■ **WHAT YOU ARE ASKED TO DO**:
Return the data below in full, matching every line exactly.
━━━━━━━━━━━━━━━━━━━━━━━━━━━━━━
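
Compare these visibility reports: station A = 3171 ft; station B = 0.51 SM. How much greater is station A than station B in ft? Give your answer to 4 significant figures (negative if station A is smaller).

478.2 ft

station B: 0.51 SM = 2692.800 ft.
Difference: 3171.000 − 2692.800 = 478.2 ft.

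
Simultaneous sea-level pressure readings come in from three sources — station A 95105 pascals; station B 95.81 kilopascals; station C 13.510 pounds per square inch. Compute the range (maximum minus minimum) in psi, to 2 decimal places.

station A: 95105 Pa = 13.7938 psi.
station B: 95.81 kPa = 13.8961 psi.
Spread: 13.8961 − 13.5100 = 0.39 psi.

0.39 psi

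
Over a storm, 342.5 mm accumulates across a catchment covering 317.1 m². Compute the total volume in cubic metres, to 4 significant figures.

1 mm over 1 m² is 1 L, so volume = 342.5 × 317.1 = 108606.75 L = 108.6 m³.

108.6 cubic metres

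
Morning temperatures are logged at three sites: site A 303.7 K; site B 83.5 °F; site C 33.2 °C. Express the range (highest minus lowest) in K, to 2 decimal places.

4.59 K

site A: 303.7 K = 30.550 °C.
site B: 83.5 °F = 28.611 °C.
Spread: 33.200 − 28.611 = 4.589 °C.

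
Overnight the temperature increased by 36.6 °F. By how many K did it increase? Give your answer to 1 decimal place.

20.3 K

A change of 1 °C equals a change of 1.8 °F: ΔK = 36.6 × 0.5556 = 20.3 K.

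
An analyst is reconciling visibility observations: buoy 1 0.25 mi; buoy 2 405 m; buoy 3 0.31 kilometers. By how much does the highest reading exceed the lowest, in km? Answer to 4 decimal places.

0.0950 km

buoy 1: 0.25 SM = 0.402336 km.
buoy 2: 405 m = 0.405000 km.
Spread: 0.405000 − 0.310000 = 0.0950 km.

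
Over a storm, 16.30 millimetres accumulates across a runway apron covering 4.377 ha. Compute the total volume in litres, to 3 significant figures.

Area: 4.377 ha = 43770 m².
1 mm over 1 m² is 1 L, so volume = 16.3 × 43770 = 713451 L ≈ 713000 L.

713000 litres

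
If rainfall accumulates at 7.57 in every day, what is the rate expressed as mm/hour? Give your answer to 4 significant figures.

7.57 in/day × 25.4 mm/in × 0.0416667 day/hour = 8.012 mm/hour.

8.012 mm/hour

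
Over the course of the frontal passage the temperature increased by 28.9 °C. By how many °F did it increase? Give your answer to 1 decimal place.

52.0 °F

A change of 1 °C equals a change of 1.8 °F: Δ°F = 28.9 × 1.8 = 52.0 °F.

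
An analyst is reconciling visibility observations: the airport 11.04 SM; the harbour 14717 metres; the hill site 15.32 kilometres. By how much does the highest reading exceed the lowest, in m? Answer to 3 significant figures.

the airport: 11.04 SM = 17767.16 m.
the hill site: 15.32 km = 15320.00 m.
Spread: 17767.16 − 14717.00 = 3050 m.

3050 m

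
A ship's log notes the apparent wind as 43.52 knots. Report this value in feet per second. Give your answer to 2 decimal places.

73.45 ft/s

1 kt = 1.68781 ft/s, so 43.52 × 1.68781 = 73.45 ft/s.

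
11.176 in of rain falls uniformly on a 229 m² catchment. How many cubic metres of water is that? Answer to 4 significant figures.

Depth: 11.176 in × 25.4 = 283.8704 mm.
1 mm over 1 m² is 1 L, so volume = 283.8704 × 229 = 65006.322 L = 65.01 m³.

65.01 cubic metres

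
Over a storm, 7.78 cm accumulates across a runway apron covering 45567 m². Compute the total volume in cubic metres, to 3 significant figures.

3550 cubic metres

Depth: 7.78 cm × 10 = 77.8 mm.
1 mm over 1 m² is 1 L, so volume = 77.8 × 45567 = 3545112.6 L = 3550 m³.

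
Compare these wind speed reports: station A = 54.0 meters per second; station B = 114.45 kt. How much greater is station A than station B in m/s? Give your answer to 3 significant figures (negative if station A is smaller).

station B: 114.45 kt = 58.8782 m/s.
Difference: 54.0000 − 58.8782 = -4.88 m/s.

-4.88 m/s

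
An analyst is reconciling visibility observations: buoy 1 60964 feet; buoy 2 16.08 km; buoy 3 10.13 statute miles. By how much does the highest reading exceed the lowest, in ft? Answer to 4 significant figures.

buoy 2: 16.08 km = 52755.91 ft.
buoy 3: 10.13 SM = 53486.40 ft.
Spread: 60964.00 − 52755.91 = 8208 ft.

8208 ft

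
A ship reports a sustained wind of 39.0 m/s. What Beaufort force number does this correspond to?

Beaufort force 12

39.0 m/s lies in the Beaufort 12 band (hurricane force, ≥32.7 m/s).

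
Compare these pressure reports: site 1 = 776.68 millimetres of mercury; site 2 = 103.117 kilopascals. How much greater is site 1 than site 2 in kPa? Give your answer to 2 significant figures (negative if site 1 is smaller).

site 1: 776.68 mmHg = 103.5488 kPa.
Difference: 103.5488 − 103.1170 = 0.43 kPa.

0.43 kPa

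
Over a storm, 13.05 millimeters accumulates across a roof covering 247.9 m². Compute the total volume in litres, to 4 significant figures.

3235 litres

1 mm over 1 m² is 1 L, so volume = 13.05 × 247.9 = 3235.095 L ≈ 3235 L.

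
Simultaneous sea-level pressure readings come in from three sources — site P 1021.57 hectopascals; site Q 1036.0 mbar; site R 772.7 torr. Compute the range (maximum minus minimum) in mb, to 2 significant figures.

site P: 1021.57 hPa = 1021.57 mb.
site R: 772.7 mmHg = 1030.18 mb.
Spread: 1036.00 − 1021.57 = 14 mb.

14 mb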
━━━━━━━━━━━━━━━━━━━━━━━━━━━━━━
■ **RESULT**:
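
Compare these visibility reports: station A = 3171 ft; station B = 0.51 SM. How much greater is station A than station B in ft? Give your answer to 4 significant figures (negative if station A is smaller).

478.2 ft

station B: 0.51 SM = 2692.800 ft.
Difference: 3171.000 − 2692.800 = 478.2 ft.

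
Simultaneous sea-level pressure readings come in from three sources — station A 95105 pascals; station B 95.81 kilopascals; station C 13.510 pounds per square inch. Compute the range (maximum minus minimum) in psi, to 2 decimal places.

station A: 95105 Pa = 13.7938 psi.
station B: 95.81 kPa = 13.8961 psi.
Spread: 13.8961 − 13.5100 = 0.39 psi.

0.39 psi

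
Over a storm, 342.5 mm accumulates across a catchment covering 317.1 m². Compute the total volume in cubic metres, to 4 significant figures.

1 mm over 1 m² is 1 L, so volume = 342.5 × 317.1 = 108606.75 L = 108.6 m³.

108.6 cubic metres

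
Morning temperatures are logged at three sites: site A 303.7 K; site B 83.5 °F; site C 33.2 °C. Express the range (highest minus lowest) in K, to 2 decimal places.

4.59 K

site A: 303.7 K = 30.550 °C.
site B: 83.5 °F = 28.611 °C.
Spread: 33.200 − 28.611 = 4.589 °C.

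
Overnight the temperature increased by 36.6 °F. By how many K did it increase? Give your answer to 1 decimal place.

20.3 K

A change of 1 °C equals a change of 1.8 °F: ΔK = 36.6 × 0.5556 = 20.3 K.

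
An analyst is reconciling visibility observations: buoy 1 0.25 mi; buoy 2 405 m; buoy 3 0.31 kilometers. By how much does the highest reading exceed the lowest, in km? Answer to 4 decimal places.

0.0950 km

buoy 1: 0.25 SM = 0.402336 km.
buoy 2: 405 m = 0.405000 km.
Spread: 0.405000 − 0.310000 = 0.0950 km.

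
Over a storm, 16.30 millimetres accumulates across a runway apron covering 4.377 ha. Compute the total volume in litres, to 3 significant figures.

Area: 4.377 ha = 43770 m².
1 mm over 1 m² is 1 L, so volume = 16.3 × 43770 = 713451 L ≈ 713000 L.

713000 litres

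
If rainfall accumulates at 7.57 in every day, what is the rate expressed as mm/hour? Give your answer to 4 significant figures.

7.57 in/day × 25.4 mm/in × 0.0416667 day/hour = 8.012 mm/hour.

8.012 mm/hour

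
Over the course of the frontal passage the temperature increased by 28.9 °C. By how many °F did it increase? Give your answer to 1 decimal place.

52.0 °F

A change of 1 °C equals a change of 1.8 °F: Δ°F = 28.9 × 1.8 = 52.0 °F.

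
An analyst is reconciling visibility observations: the airport 11.04 SM; the harbour 14717 metres; the hill site 15.32 kilometres. By how much does the highest reading exceed the lowest, in m? Answer to 3 significant figures.

the airport: 11.04 SM = 17767.16 m.
the hill site: 15.32 km = 15320.00 m.
Spread: 17767.16 − 14717.00 = 3050 m.

3050 m

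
A ship's log notes the apparent wind as 43.52 knots. Report this value in feet per second. Give your answer to 2 decimal places.

73.45 ft/s

1 kt = 1.68781 ft/s, so 43.52 × 1.68781 = 73.45 ft/s.

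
11.176 in of rain falls uniformly on a 229 m² catchment. How many cubic metres of water is that? Answer to 4 significant figures.

Depth: 11.176 in × 25.4 = 283.8704 mm.
1 mm over 1 m² is 1 L, so volume = 283.8704 × 229 = 65006.322 L = 65.01 m³.

65.01 cubic metres

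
Over a storm, 7.78 cm accumulates across a runway apron covering 45567 m². Compute the total volume in cubic metres, to 3 significant figures.

3550 cubic metres

Depth: 7.78 cm × 10 = 77.8 mm.
1 mm over 1 m² is 1 L, so volume = 77.8 × 45567 = 3545112.6 L = 3550 m³.

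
Compare these wind speed reports: station A = 54.0 meters per second; station B = 114.45 kt. How much greater is station A than station B in m/s? Give your answer to 3 significant figures (negative if station A is smaller).

station B: 114.45 kt = 58.8782 m/s.
Difference: 54.0000 − 58.8782 = -4.88 m/s.

-4.88 m/s

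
An analyst is reconciling visibility observations: buoy 1 60964 feet; buoy 2 16.08 km; buoy 3 10.13 statute miles. By how much does the highest reading exceed the lowest, in ft? Answer to 4 significant figures.

buoy 2: 16.08 km = 52755.91 ft.
buoy 3: 10.13 SM = 53486.40 ft.
Spread: 60964.00 − 52755.91 = 8208 ft.

8208 ft

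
A ship reports a sustained wind of 39.0 m/s. What Beaufort force number does this correspond to?

Beaufort force 12

39.0 m/s lies in the Beaufort 12 band (hurricane force, ≥32.7 m/s).

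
Compare these pressure reports: site 1 = 776.68 millimetres of mercury; site 2 = 103.117 kilopascals. How much greater is site 1 than site 2 in kPa? Give your answer to 2 significant figures (negative if site 1 is smaller).

site 1: 776.68 mmHg = 103.5488 kPa.
Difference: 103.5488 − 103.1170 = 0.43 kPa.

0.43 kPa

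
Over a storm, 13.05 millimeters accumulates across a roof covering 247.9 m². Compute the total volume in litres, to 4 significant figures.

3235 litres

1 mm over 1 m² is 1 L, so volume = 13.05 × 247.9 = 3235.095 L ≈ 3235 L.

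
Simultaneous sea-level pressure readings come in from three sources — site P 1021.57 hectopascals; site Q 1036.0 mbar; site R 772.7 torr. Compute the range (maximum minus minimum) in mb, to 2 significant figures.

site P: 1021.57 hPa = 1021.57 mb.
site R: 772.7 mmHg = 1030.18 mb.
Spread: 1036.00 − 1021.57 = 14 mb.

14 mb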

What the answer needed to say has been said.